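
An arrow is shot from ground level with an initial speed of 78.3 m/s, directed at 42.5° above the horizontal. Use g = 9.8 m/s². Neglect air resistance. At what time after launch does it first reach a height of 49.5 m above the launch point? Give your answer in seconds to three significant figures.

vₓ = 78.30 cos 42.5° = 57.73 m/s; v_y0 = 78.30 sin 42.5° = 52.90 m/s.
Set y = v_y0 t − ½ g t² = 49.5: 4.900 t² − 52.90 t + 49.5 = 0.
Quadratic formula: t = (52.90 ± √1828.1) / 9.80 = (52.90 ± 42.76) / 9.80 → t = 1.035 s or 9.761 s.
The first (ascending) time is 1.035 s.

1.03 s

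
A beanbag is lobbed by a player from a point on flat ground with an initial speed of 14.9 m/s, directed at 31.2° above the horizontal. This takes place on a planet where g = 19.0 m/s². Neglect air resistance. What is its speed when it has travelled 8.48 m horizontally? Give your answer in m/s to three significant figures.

Resolve: vₓ = 14.90 cos 31.2° = 12.74 m/s and v_y0 = 14.90 sin 31.2° = 7.719 m/s.
Time to reach x = 8.48 m: t = x/vₓ = 8.48/12.74 = 0.6654 s.
Vertical velocity there: v_y = v_y0 − g t = 7.719 − 19.0 × 0.6654 = −4.923 m/s.
Speed: √(vₓ² + v_y²) = √(12.74² + 4.923²) = 13.66 m/s.

13.7 m/s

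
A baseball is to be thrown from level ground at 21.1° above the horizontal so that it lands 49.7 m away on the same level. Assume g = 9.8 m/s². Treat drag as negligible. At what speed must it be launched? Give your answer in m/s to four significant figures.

26.93 m/s

On level ground R = v₀² sin 2θ / g ⇒ v₀ = √(gR / sin 2θ).
v₀ = √(9.80 × 49.7 / sin 42.20°) = √(487.1 / 0.6717) = √725.09 = 26.93 m/s.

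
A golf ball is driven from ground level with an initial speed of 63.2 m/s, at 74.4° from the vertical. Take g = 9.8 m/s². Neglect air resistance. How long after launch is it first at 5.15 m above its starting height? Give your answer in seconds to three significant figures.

Components: vₓ = 63.20 sin 74.4° = 60.87 m/s, v_y0 = 63.20 cos 74.4° = 17.00 m/s.
Height y(t) = 17.00 t − 4.900 t² = 5.15 gives 4.900 t² − 17.00 t + 5.15 = 0.
Quadratic formula: t = (17.00 ± √187.91) / 9.80 = (17.00 ± 13.71) / 9.80 → t = 0.3355 s or 3.133 s.
The first (ascending) time is 0.3355 s.

0.335 s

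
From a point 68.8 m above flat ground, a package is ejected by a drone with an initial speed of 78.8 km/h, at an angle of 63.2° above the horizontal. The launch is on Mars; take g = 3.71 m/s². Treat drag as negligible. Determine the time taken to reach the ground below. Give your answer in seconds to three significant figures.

13.3 s

Convert: 78.8 km/h = 78.8/3.6 = 21.89 m/s.
Components: vₓ = 21.89 cos 63.2° = 9.869 m/s, v_y0 = 21.89 sin 63.2° = 19.54 m/s.
The projectile lands when y = 68.8 + (19.54) t − ½·3.71·t² = 0. Positive root: t = (19.54 + √(19.54² + 2·3.71·68.8)) / 3.71 = (19.54 + 29.87) / 3.71 = 13.32 s.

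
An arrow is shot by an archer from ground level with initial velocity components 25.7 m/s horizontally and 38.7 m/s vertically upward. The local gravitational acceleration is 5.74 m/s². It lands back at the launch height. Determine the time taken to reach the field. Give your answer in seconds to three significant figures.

Landing at launch height ⇒ T = 2 v_y0 / g = 2 × 38.70 / 5.74 = 13.48 s.

13.5 s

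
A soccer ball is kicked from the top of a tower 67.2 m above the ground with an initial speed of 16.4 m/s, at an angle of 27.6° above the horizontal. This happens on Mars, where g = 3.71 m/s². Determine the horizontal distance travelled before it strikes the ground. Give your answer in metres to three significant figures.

122 m

vₓ = 16.40 cos 27.6° = 14.53 m/s; v_y0 = 16.40 sin 27.6° = 7.598 m/s.
Vertical motion (up positive, ground at y = 0): 1.855 t² − (7.598) t − 67.2 = 0, so t = (7.598 + √(7.598² + 2·3.71·67.2)) / 3.71 = (7.598 + 23.59) / 3.71 = 8.406 s.
Horizontal distance: R = vₓ t = 14.53 × 8.406 = 122.2 m.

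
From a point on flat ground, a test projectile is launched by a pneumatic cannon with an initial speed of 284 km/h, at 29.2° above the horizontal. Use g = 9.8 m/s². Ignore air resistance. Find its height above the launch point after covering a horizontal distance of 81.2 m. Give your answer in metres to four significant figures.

Convert: 284 km/h = 284/3.6 = 78.89 m/s.
Resolve: vₓ = 78.89 cos 29.2° = 68.86 m/s and v_y0 = 78.89 sin 29.2° = 38.49 m/s.
Time to reach x = 81.2 m: t = x/vₓ = 81.2/68.86 = 1.179 s.
Height: y = v_y0 t − ½ g t² = 38.49 × 1.179 − 4.900 × 1.179² = 45.38 − 6.813 = 38.57 m.

38.57 m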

_WHAT NEEDS TO BE DONE_: The answer should consist of all the lines above, retyped exactly.

_ANSWER BOX_:
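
An arrow is shot from ground level with an initial speed of 78.3 m/s, directed at 42.5° above the horizontal. Use g = 9.8 m/s². Neglect air resistance. At what time after launch does it first reach a height of 49.5 m above the launch point? Give your answer in seconds to three significant figures.

vₓ = 78.30 cos 42.5° = 57.73 m/s; v_y0 = 78.30 sin 42.5° = 52.90 m/s.
Set y = v_y0 t − ½ g t² = 49.5: 4.900 t² − 52.90 t + 49.5 = 0.
Quadratic formula: t = (52.90 ± √1828.1) / 9.80 = (52.90 ± 42.76) / 9.80 → t = 1.035 s or 9.761 s.
The first (ascending) time is 1.035 s.

1.03 s

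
A beanbag is lobbed by a player from a point on flat ground with an initial speed of 14.9 m/s, directed at 31.2° above the horizontal. This takes place on a planet where g = 19.0 m/s². Neglect air resistance. What is its speed when it has travelled 8.48 m horizontally? Give your answer in m/s to three significant figures.

Resolve: vₓ = 14.90 cos 31.2° = 12.74 m/s and v_y0 = 14.90 sin 31.2° = 7.719 m/s.
Time to reach x = 8.48 m: t = x/vₓ = 8.48/12.74 = 0.6654 s.
Vertical velocity there: v_y = v_y0 − g t = 7.719 − 19.0 × 0.6654 = −4.923 m/s.
Speed: √(vₓ² + v_y²) = √(12.74² + 4.923²) = 13.66 m/s.

13.7 m/s

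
A baseball is to be thrown from level ground at 21.1° above the horizontal so that it lands 49.7 m away on the same level. Assume g = 9.8 m/s². Treat drag as negligible. At what speed must it be launched? Give your answer in m/s to four significant figures.

26.93 m/s

On level ground R = v₀² sin 2θ / g ⇒ v₀ = √(gR / sin 2θ).
v₀ = √(9.80 × 49.7 / sin 42.20°) = √(487.1 / 0.6717) = √725.09 = 26.93 m/s.

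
A golf ball is driven from ground level with an initial speed of 63.2 m/s, at 74.4° from the vertical. Take g = 9.8 m/s². Neglect air resistance. How long after launch is it first at 5.15 m above its starting height? Give your answer in seconds to three significant figures.

Components: vₓ = 63.20 sin 74.4° = 60.87 m/s, v_y0 = 63.20 cos 74.4° = 17.00 m/s.
Height y(t) = 17.00 t − 4.900 t² = 5.15 gives 4.900 t² − 17.00 t + 5.15 = 0.
Quadratic formula: t = (17.00 ± √187.91) / 9.80 = (17.00 ± 13.71) / 9.80 → t = 0.3355 s or 3.133 s.
The first (ascending) time is 0.3355 s.

0.335 s

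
From a point 68.8 m above flat ground, a package is ejected by a drone with an initial speed of 78.8 km/h, at an angle of 63.2° above the horizontal. The launch is on Mars; take g = 3.71 m/s². Treat drag as negligible. Determine the time taken to reach the ground below. Give your answer in seconds to three significant figures.

13.3 s

Convert: 78.8 km/h = 78.8/3.6 = 21.89 m/s.
Components: vₓ = 21.89 cos 63.2° = 9.869 m/s, v_y0 = 21.89 sin 63.2° = 19.54 m/s.
The projectile lands when y = 68.8 + (19.54) t − ½·3.71·t² = 0. Positive root: t = (19.54 + √(19.54² + 2·3.71·68.8)) / 3.71 = (19.54 + 29.87) / 3.71 = 13.32 s.

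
An arrow is shot by an archer from ground level with initial velocity components 25.7 m/s horizontally and 38.7 m/s vertically upward. The local gravitational acceleration is 5.74 m/s². It lands back at the launch height. Determine the time taken to reach the field. Give your answer in seconds to three significant figures.

Landing at launch height ⇒ T = 2 v_y0 / g = 2 × 38.70 / 5.74 = 13.48 s.

13.5 s

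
A soccer ball is kicked from the top of a tower 67.2 m above the ground with an initial speed of 16.4 m/s, at an angle of 27.6° above the horizontal. This happens on Mars, where g = 3.71 m/s². Determine the horizontal distance travelled before it strikes the ground. Give your answer in metres to three significant figures.

122 m

vₓ = 16.40 cos 27.6° = 14.53 m/s; v_y0 = 16.40 sin 27.6° = 7.598 m/s.
Vertical motion (up positive, ground at y = 0): 1.855 t² − (7.598) t − 67.2 = 0, so t = (7.598 + √(7.598² + 2·3.71·67.2)) / 3.71 = (7.598 + 23.59) / 3.71 = 8.406 s.
Horizontal distance: R = vₓ t = 14.53 × 8.406 = 122.2 m.

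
From a point on flat ground, a test projectile is launched by a pneumatic cannon with an initial speed of 284 km/h, at 29.2° above the horizontal. Use g = 9.8 m/s². Ignore air resistance. Find its height above the launch point after covering a horizontal distance of 81.2 m. Give your answer in metres to four significant figures.

Convert: 284 km/h = 284/3.6 = 78.89 m/s.
Resolve: vₓ = 78.89 cos 29.2° = 68.86 m/s and v_y0 = 78.89 sin 29.2° = 38.49 m/s.
Time to reach x = 81.2 m: t = x/vₓ = 81.2/68.86 = 1.179 s.
Height: y = v_y0 t − ½ g t² = 38.49 × 1.179 − 4.900 × 1.179² = 45.38 − 6.813 = 38.57 m.

38.57 m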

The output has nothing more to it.